__Problem details__
Throughout the records below, find each line holding "Given" and copy it.

Segment Start: Material provided

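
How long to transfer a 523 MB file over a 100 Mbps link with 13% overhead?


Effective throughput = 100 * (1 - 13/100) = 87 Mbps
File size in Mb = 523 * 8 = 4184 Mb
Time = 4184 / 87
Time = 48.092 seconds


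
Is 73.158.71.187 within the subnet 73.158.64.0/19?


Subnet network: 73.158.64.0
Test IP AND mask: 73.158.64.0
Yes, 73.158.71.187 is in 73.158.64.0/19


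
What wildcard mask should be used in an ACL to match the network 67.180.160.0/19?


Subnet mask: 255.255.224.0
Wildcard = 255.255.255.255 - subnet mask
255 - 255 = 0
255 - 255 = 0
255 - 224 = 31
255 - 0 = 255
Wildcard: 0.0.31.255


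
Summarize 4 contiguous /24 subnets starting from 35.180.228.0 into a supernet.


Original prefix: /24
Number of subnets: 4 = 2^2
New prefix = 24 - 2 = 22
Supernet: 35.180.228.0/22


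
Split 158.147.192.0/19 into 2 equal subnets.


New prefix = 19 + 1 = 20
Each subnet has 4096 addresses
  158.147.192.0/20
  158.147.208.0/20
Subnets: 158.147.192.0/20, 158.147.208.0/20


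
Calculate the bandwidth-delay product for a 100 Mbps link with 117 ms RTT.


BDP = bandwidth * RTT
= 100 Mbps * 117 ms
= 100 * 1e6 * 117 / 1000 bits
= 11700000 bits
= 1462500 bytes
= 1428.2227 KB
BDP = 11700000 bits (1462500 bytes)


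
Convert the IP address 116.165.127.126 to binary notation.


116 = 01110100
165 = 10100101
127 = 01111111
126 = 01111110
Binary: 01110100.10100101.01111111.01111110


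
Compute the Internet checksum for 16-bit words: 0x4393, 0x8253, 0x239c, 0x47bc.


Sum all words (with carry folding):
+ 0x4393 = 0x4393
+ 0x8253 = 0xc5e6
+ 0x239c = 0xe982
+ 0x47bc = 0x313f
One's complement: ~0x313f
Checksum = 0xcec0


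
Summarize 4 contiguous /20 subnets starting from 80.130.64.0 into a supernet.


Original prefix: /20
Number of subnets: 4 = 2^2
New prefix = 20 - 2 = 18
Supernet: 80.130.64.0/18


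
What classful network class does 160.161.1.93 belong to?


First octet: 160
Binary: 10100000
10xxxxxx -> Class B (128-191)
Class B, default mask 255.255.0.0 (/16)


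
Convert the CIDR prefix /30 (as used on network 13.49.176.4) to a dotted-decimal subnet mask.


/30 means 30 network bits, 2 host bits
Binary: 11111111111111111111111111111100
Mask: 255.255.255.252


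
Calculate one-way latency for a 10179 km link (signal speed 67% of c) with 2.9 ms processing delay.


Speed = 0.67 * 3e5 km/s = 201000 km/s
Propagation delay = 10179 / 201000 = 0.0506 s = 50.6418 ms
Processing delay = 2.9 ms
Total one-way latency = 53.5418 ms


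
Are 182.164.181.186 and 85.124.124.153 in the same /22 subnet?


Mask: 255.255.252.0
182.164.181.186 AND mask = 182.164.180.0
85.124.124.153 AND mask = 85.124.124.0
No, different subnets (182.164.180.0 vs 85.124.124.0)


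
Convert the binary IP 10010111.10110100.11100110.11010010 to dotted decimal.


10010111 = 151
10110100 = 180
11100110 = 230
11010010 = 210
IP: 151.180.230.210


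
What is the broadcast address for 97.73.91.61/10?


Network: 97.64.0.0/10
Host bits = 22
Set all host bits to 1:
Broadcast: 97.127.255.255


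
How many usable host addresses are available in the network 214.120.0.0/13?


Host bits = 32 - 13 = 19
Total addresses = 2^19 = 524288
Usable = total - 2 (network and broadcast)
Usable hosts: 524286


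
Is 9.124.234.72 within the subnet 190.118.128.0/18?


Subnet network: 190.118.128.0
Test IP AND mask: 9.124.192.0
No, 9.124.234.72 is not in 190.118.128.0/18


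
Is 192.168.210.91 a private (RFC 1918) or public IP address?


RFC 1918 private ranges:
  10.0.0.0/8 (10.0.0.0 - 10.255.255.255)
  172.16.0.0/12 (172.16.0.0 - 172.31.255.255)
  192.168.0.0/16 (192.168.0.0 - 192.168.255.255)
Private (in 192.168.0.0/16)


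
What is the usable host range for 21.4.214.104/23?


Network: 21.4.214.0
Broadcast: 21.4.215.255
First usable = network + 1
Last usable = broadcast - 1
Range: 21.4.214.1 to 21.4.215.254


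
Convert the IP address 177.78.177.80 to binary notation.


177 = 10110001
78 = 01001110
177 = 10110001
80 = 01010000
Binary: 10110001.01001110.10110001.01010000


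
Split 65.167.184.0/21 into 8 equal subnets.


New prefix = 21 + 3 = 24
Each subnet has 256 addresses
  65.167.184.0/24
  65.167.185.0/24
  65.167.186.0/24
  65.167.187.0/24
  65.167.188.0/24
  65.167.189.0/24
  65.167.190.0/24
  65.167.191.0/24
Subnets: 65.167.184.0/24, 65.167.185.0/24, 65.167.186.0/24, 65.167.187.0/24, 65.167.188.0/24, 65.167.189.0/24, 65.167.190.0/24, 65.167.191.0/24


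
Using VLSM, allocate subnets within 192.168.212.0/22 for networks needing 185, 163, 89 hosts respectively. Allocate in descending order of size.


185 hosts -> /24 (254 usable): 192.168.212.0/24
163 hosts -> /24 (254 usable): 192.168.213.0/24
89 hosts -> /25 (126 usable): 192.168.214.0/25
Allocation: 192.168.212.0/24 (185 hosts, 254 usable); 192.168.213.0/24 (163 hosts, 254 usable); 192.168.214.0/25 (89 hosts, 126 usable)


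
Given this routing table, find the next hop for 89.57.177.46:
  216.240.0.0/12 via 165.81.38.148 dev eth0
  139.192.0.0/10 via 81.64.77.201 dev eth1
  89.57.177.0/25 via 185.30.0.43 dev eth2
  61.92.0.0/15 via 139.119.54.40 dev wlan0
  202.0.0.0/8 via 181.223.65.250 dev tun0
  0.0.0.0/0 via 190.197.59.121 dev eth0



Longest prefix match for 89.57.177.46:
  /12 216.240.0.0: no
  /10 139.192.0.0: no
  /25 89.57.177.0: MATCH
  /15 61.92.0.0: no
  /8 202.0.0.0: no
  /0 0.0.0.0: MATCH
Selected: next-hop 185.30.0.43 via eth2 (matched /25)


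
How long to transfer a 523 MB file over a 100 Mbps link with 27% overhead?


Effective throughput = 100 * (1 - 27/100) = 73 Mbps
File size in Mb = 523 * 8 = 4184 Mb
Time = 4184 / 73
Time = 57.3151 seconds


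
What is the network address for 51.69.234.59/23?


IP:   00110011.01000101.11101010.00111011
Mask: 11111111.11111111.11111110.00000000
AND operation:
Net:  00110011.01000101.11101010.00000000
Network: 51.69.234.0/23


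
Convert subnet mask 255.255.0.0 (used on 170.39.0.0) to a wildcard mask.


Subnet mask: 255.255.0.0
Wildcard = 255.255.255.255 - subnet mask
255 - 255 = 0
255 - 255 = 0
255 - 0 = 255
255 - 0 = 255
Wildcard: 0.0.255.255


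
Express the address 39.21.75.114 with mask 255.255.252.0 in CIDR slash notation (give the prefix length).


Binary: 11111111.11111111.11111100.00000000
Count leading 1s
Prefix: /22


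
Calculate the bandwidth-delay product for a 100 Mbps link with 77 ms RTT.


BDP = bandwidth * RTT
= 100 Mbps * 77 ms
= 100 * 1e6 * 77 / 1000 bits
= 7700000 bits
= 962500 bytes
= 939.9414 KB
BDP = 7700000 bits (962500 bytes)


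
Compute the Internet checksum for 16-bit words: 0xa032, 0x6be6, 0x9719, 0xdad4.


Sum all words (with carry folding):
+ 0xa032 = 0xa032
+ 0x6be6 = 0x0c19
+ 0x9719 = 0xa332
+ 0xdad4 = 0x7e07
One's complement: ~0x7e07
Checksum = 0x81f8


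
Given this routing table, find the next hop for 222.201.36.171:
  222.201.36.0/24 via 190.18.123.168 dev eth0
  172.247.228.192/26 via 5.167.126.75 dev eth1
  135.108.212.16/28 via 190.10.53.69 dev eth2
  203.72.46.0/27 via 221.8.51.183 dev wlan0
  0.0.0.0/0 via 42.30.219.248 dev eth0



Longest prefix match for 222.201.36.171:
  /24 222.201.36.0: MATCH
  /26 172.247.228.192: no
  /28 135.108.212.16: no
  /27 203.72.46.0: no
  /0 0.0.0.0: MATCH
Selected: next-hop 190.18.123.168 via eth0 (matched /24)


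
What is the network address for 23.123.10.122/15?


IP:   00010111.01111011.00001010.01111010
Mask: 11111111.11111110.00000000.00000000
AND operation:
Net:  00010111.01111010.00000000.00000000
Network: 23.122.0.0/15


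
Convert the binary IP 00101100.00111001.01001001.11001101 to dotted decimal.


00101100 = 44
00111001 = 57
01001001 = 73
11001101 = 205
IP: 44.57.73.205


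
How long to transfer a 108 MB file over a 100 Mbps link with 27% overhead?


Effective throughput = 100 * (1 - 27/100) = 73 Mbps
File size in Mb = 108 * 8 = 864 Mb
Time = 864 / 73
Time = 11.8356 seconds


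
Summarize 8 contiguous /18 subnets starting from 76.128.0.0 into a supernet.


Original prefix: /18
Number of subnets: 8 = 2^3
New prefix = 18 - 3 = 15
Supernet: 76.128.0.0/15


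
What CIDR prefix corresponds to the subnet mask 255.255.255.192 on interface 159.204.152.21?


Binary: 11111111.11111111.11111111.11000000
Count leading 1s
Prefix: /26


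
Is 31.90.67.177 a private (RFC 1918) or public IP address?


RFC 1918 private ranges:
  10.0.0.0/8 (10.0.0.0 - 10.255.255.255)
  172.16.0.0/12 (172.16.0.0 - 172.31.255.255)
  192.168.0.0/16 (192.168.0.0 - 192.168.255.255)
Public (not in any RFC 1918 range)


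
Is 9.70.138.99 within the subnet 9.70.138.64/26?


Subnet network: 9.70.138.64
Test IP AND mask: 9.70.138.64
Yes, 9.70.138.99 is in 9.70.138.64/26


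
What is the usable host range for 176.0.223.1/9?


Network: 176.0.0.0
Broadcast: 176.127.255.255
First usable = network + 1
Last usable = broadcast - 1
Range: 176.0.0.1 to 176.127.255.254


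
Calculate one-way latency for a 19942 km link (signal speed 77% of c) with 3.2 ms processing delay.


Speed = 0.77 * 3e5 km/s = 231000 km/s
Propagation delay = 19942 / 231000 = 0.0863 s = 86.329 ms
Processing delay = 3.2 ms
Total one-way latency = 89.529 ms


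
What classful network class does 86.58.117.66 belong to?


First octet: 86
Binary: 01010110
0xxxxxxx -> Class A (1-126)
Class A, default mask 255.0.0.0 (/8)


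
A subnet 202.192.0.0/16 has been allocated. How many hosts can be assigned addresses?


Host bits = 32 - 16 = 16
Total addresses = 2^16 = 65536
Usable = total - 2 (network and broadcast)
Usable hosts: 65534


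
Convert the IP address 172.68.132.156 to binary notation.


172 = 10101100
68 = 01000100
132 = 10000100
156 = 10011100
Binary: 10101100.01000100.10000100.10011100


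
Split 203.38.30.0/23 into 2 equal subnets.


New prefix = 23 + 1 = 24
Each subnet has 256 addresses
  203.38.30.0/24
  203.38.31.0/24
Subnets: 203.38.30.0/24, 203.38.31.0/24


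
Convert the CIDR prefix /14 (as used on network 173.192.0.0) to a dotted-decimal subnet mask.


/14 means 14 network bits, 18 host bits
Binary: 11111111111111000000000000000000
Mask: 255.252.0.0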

Segment End: Material provided
Segment Start: Material provided

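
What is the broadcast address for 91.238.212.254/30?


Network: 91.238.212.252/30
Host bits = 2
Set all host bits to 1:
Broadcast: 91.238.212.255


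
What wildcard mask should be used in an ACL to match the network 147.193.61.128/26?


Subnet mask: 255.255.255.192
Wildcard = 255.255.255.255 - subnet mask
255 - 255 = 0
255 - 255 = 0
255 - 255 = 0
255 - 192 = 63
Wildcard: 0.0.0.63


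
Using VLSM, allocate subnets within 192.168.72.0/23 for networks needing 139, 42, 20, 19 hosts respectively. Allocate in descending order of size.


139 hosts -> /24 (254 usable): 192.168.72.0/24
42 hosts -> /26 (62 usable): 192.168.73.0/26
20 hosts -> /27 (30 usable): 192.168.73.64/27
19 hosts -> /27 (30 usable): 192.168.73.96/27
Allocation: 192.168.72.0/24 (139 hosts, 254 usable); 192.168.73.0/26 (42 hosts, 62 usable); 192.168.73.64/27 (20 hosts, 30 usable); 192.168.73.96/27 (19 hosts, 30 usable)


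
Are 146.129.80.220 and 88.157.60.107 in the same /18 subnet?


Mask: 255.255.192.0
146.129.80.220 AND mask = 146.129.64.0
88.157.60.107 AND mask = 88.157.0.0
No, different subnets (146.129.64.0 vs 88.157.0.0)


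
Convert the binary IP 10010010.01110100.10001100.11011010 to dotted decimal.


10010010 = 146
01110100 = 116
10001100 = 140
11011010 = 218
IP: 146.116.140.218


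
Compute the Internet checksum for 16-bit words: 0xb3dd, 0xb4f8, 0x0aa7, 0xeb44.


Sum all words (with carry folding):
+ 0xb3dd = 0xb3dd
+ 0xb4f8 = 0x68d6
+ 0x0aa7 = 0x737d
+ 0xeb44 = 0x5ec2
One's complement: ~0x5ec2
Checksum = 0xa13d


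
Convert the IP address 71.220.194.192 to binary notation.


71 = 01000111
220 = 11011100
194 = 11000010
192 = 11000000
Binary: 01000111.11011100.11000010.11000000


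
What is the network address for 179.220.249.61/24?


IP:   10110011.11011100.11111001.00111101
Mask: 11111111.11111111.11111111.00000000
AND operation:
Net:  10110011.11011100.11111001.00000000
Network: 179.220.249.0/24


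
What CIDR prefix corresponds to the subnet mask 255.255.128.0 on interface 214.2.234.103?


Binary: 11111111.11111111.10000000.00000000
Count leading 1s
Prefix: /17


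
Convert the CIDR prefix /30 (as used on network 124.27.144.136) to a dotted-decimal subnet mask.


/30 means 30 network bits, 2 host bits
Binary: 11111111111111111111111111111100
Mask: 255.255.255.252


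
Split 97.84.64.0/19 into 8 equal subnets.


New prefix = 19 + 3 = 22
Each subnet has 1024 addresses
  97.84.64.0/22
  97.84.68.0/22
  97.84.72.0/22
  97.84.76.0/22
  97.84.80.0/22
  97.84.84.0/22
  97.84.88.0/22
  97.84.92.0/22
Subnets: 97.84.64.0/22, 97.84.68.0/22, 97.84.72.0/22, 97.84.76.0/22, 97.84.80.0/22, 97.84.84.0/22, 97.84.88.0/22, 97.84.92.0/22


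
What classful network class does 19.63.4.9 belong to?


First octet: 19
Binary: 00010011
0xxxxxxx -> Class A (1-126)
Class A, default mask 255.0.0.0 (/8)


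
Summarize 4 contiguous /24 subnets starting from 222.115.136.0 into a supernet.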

Segment End: Material provided
Segment Start: Material provided

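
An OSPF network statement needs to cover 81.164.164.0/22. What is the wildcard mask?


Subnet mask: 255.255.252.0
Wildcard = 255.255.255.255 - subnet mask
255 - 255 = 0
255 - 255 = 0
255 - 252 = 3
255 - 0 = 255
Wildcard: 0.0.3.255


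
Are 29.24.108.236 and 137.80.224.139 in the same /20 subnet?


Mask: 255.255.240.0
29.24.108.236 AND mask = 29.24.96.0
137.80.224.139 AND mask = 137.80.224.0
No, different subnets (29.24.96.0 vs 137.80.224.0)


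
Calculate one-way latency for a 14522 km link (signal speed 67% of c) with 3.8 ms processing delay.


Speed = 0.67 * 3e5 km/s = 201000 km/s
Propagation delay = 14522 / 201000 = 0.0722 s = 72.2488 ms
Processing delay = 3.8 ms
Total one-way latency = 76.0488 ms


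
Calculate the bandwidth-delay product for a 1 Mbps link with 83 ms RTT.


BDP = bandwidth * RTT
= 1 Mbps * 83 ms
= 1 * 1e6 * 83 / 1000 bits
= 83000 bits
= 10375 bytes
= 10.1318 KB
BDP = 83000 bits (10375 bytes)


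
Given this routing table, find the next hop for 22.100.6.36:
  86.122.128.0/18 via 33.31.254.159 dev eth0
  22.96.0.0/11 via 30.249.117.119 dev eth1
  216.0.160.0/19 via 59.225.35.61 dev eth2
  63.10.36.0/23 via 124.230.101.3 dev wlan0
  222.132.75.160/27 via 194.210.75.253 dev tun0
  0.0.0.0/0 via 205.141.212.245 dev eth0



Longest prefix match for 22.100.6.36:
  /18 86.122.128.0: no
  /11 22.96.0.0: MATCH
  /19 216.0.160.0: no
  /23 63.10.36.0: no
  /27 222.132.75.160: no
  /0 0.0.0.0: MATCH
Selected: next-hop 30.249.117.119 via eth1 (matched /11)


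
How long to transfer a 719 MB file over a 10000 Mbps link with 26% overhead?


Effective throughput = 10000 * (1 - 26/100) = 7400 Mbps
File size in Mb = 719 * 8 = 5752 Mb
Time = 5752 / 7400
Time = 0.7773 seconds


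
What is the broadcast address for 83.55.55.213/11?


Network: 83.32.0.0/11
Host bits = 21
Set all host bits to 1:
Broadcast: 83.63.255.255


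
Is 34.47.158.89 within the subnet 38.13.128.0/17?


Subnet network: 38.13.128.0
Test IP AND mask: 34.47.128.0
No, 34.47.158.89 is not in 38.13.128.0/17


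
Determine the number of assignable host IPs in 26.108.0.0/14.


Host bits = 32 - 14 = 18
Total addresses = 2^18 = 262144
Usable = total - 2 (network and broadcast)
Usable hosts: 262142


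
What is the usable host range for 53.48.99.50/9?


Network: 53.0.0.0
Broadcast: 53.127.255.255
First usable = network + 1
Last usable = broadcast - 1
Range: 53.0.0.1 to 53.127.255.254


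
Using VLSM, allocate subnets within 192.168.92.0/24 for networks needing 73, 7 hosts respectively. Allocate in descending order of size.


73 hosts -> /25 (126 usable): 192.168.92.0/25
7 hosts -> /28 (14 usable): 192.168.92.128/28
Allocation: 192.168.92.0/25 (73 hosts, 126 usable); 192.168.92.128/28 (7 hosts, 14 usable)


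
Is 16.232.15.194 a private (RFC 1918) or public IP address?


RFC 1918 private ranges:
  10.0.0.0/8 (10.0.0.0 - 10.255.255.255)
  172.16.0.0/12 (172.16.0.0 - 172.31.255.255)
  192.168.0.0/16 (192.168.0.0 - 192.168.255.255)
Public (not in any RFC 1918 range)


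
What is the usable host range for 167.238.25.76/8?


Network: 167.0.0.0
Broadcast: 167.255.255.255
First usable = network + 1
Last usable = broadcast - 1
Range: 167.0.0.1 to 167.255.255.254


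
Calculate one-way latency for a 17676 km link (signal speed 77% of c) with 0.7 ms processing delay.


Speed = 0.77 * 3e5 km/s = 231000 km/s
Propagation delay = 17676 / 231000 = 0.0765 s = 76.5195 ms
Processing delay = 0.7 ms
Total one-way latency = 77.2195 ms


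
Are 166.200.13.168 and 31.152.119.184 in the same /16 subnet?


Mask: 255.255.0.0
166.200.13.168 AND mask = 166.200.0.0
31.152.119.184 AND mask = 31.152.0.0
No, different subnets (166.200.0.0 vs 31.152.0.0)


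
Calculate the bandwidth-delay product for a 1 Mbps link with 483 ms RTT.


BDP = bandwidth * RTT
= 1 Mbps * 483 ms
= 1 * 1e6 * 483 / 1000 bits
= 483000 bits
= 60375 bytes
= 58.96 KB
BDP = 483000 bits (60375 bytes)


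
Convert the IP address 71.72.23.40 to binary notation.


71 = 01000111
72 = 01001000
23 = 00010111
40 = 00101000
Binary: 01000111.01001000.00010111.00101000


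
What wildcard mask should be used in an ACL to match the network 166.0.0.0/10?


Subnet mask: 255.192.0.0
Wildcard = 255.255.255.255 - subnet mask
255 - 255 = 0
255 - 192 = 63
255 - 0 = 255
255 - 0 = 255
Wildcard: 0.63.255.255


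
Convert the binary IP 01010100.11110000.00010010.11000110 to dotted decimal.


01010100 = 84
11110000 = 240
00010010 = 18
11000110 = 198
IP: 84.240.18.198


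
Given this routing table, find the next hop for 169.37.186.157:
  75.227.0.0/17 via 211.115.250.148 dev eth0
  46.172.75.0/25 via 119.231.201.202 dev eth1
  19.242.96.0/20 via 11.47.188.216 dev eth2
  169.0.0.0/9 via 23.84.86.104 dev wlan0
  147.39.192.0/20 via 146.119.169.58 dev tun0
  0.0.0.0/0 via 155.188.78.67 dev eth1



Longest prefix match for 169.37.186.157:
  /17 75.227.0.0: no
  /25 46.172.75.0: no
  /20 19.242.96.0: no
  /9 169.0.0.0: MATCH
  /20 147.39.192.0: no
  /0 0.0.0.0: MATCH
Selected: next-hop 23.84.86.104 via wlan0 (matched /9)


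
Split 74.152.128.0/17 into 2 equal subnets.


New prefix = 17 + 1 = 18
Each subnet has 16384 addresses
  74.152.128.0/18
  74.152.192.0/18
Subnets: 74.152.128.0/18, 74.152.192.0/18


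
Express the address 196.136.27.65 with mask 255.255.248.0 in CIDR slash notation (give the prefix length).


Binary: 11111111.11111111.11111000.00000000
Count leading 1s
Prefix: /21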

Segment End: Material provided

__Task solution__
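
Given this routing table, find the next hop for 89.57.177.46:
Given this routing table, find the next hop for 222.201.36.171:
Given this routing table, find the next hop for 22.100.6.36:
Given this routing table, find the next hop for 169.37.186.157: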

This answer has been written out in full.